Try it: Please restate the data that follows, leaving every word in place.

Stored items:
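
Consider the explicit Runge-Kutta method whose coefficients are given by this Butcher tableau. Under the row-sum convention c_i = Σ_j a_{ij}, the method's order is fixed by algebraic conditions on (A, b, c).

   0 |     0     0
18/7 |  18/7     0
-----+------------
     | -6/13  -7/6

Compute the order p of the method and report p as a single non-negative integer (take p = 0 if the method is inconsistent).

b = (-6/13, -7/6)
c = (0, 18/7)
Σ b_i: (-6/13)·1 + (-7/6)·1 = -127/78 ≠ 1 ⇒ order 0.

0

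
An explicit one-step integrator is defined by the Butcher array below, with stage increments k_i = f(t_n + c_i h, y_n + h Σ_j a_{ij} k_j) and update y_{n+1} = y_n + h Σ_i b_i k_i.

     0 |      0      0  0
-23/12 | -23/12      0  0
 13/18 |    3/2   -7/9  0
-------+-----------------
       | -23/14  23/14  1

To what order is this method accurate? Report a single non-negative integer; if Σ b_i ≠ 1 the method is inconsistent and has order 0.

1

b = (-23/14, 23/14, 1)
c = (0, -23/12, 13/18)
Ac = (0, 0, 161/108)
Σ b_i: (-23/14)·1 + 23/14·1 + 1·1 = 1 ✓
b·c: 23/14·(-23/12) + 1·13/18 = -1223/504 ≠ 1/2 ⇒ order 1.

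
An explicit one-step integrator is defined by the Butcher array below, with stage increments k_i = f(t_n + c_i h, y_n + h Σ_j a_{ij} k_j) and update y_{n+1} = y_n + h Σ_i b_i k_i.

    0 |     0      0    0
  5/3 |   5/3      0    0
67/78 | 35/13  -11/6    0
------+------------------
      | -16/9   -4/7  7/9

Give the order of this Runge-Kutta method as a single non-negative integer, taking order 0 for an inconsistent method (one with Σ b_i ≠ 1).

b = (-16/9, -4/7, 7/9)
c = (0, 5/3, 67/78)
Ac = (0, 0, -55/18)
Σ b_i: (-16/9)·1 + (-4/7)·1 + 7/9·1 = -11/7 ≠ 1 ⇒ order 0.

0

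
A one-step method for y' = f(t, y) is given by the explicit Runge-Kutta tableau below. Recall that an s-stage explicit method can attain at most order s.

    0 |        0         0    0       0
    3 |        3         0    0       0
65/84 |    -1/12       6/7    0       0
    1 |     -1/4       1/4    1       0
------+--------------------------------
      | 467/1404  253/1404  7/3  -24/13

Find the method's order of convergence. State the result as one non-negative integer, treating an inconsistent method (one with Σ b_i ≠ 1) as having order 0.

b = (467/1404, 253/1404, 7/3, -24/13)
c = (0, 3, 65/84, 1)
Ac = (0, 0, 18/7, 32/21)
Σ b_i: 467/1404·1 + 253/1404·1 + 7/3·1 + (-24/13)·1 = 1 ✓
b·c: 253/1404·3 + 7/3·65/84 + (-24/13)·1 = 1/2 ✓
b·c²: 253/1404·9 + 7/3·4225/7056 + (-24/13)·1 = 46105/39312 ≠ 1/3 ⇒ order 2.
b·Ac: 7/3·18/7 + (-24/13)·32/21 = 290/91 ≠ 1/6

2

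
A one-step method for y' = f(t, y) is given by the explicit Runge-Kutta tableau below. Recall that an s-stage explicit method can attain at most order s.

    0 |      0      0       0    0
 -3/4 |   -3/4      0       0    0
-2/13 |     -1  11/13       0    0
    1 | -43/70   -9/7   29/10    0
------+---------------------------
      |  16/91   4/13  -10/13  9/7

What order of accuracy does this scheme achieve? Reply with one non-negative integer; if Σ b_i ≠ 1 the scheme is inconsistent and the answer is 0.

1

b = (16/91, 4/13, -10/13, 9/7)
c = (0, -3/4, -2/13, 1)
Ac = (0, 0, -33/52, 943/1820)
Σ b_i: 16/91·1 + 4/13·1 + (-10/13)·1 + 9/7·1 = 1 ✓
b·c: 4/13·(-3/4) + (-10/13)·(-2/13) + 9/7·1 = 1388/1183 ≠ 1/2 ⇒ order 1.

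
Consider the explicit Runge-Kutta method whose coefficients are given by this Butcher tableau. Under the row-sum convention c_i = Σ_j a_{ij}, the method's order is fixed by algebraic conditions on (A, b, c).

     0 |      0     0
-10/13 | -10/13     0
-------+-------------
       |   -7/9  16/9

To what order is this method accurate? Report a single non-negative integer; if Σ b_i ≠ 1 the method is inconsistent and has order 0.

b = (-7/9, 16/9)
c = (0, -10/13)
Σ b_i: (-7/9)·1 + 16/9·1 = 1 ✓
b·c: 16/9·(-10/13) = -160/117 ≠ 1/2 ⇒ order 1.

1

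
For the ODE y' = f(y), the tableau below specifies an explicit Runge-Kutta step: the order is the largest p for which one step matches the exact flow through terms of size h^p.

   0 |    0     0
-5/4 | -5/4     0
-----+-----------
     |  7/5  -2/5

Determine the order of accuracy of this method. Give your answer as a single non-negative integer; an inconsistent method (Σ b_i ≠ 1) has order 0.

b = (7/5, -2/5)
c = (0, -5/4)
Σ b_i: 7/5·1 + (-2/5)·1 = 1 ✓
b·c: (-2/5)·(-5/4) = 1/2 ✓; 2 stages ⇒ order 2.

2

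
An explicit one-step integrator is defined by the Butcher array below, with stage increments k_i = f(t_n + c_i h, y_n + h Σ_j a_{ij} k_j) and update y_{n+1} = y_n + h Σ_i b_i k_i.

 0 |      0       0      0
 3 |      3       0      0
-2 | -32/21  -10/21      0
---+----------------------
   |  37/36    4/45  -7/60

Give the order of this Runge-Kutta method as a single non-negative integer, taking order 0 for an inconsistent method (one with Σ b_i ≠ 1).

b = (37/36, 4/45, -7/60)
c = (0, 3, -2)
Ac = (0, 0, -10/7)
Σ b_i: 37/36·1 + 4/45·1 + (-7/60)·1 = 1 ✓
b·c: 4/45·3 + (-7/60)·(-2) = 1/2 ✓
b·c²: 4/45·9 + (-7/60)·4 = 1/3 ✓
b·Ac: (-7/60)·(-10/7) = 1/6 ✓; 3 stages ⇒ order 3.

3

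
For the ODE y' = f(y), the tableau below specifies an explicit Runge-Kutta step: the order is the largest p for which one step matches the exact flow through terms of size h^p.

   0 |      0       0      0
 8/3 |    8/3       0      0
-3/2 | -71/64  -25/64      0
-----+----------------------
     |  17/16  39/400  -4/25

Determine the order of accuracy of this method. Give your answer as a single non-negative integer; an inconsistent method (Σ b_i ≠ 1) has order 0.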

Task output:
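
Consider the explicit Runge-Kutta method whose coefficients are given by this Butcher tableau. Under the row-sum convention c_i = Σ_j a_{ij}, the method's order is fixed by algebraic conditions on (A, b, c).

   0 |     0     0
18/7 |  18/7     0
-----+------------
     | -6/13  -7/6

Compute the order p of the method and report p as a single non-negative integer (take p = 0 if the method is inconsistent).

b = (-6/13, -7/6)
c = (0, 18/7)
Σ b_i: (-6/13)·1 + (-7/6)·1 = -127/78 ≠ 1 ⇒ order 0.

0

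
An explicit one-step integrator is defined by the Butcher array below, with stage increments k_i = f(t_n + c_i h, y_n + h Σ_j a_{ij} k_j) and update y_{n+1} = y_n + h Σ_i b_i k_i.

     0 |      0      0  0
-23/12 | -23/12      0  0
 13/18 |    3/2   -7/9  0
-------+-----------------
       | -23/14  23/14  1

To what order is this method accurate? Report a single non-negative integer; if Σ b_i ≠ 1 the method is inconsistent and has order 0.

1

b = (-23/14, 23/14, 1)
c = (0, -23/12, 13/18)
Ac = (0, 0, 161/108)
Σ b_i: (-23/14)·1 + 23/14·1 + 1·1 = 1 ✓
b·c: 23/14·(-23/12) + 1·13/18 = -1223/504 ≠ 1/2 ⇒ order 1.

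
An explicit one-step integrator is defined by the Butcher array below, with stage increments k_i = f(t_n + c_i h, y_n + h Σ_j a_{ij} k_j) and update y_{n+1} = y_n + h Σ_i b_i k_i.

    0 |     0      0    0
  5/3 |   5/3      0    0
67/78 | 35/13  -11/6    0
------+------------------
      | -16/9   -4/7  7/9

Give the order of this Runge-Kutta method as a single non-negative integer, taking order 0 for an inconsistent method (one with Σ b_i ≠ 1).

b = (-16/9, -4/7, 7/9)
c = (0, 5/3, 67/78)
Ac = (0, 0, -55/18)
Σ b_i: (-16/9)·1 + (-4/7)·1 + 7/9·1 = -11/7 ≠ 1 ⇒ order 0.

0

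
A one-step method for y' = f(t, y) is given by the explicit Runge-Kutta tableau below. Recall that an s-stage explicit method can attain at most order s.

    0 |        0         0    0       0
    3 |        3         0    0       0
65/84 |    -1/12       6/7    0       0
    1 |     -1/4       1/4    1       0
------+--------------------------------
      | 467/1404  253/1404  7/3  -24/13

Find the method's order of convergence. State the result as one non-negative integer, treating an inconsistent method (one with Σ b_i ≠ 1) as having order 0.

b = (467/1404, 253/1404, 7/3, -24/13)
c = (0, 3, 65/84, 1)
Ac = (0, 0, 18/7, 32/21)
Σ b_i: 467/1404·1 + 253/1404·1 + 7/3·1 + (-24/13)·1 = 1 ✓
b·c: 253/1404·3 + 7/3·65/84 + (-24/13)·1 = 1/2 ✓
b·c²: 253/1404·9 + 7/3·4225/7056 + (-24/13)·1 = 46105/39312 ≠ 1/3 ⇒ order 2.
b·Ac: 7/3·18/7 + (-24/13)·32/21 = 290/91 ≠ 1/6

2

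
A one-step method for y' = f(t, y) is given by the explicit Runge-Kutta tableau below. Recall that an s-stage explicit method can attain at most order s.

    0 |      0      0       0    0
 -3/4 |   -3/4      0       0    0
-2/13 |     -1  11/13       0    0
    1 | -43/70   -9/7   29/10    0
------+---------------------------
      |  16/91   4/13  -10/13  9/7

What order of accuracy does this scheme achieve? Reply with one non-negative integer; if Σ b_i ≠ 1 the scheme is inconsistent and the answer is 0.

1

b = (16/91, 4/13, -10/13, 9/7)
c = (0, -3/4, -2/13, 1)
Ac = (0, 0, -33/52, 943/1820)
Σ b_i: 16/91·1 + 4/13·1 + (-10/13)·1 + 9/7·1 = 1 ✓
b·c: 4/13·(-3/4) + (-10/13)·(-2/13) + 9/7·1 = 1388/1183 ≠ 1/2 ⇒ order 1.

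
Consider the explicit Runge-Kutta method whose coefficients are given by this Butcher tableau. Under the row-sum convention c_i = Σ_j a_{ij}, the method's order is fixed by algebraic conditions on (A, b, c).

     0 |      0     0
-10/13 | -10/13     0
-------+-------------
       |   -7/9  16/9

To what order is this method accurate? Report a single non-negative integer; if Σ b_i ≠ 1 the method is inconsistent and has order 0.

b = (-7/9, 16/9)
c = (0, -10/13)
Σ b_i: (-7/9)·1 + 16/9·1 = 1 ✓
b·c: 16/9·(-10/13) = -160/117 ≠ 1/2 ⇒ order 1.

1

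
For the ODE y' = f(y), the tableau below specifies an explicit Runge-Kutta step: the order is the largest p for which one step matches the exact flow through terms of size h^p.

   0 |    0     0
-5/4 | -5/4     0
-----+-----------
     |  7/5  -2/5

Determine the order of accuracy of this method. Give your answer as a single non-negative integer; an inconsistent method (Σ b_i ≠ 1) has order 0.

b = (7/5, -2/5)
c = (0, -5/4)
Σ b_i: 7/5·1 + (-2/5)·1 = 1 ✓
b·c: (-2/5)·(-5/4) = 1/2 ✓; 2 stages ⇒ order 2.

2

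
An explicit one-step integrator is defined by the Butcher array below, with stage increments k_i = f(t_n + c_i h, y_n + h Σ_j a_{ij} k_j) and update y_{n+1} = y_n + h Σ_i b_i k_i.

 0 |      0       0      0
 3 |      3       0      0
-2 | -32/21  -10/21      0
---+----------------------
   |  37/36    4/45  -7/60

Give the order of this Runge-Kutta method as a single non-negative integer, taking order 0 for an inconsistent method (one with Σ b_i ≠ 1).

b = (37/36, 4/45, -7/60)
c = (0, 3, -2)
Ac = (0, 0, -10/7)
Σ b_i: 37/36·1 + 4/45·1 + (-7/60)·1 = 1 ✓
b·c: 4/45·3 + (-7/60)·(-2) = 1/2 ✓
b·c²: 4/45·9 + (-7/60)·4 = 1/3 ✓
b·Ac: (-7/60)·(-10/7) = 1/6 ✓; 3 stages ⇒ order 3.

3

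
For the ODE y' = f(y), the tableau below specifies an explicit Runge-Kutta step: the order is the largest p for which one step matches the exact flow through terms of size h^p.

   0 |      0       0      0
 8/3 |    8/3       0      0
-3/2 | -71/64  -25/64      0
-----+----------------------
     |  17/16  39/400  -4/25

Determine the order of accuracy of this method. Give your answer as a single non-negative integer; an inconsistent method (Σ b_i ≠ 1) has order 0.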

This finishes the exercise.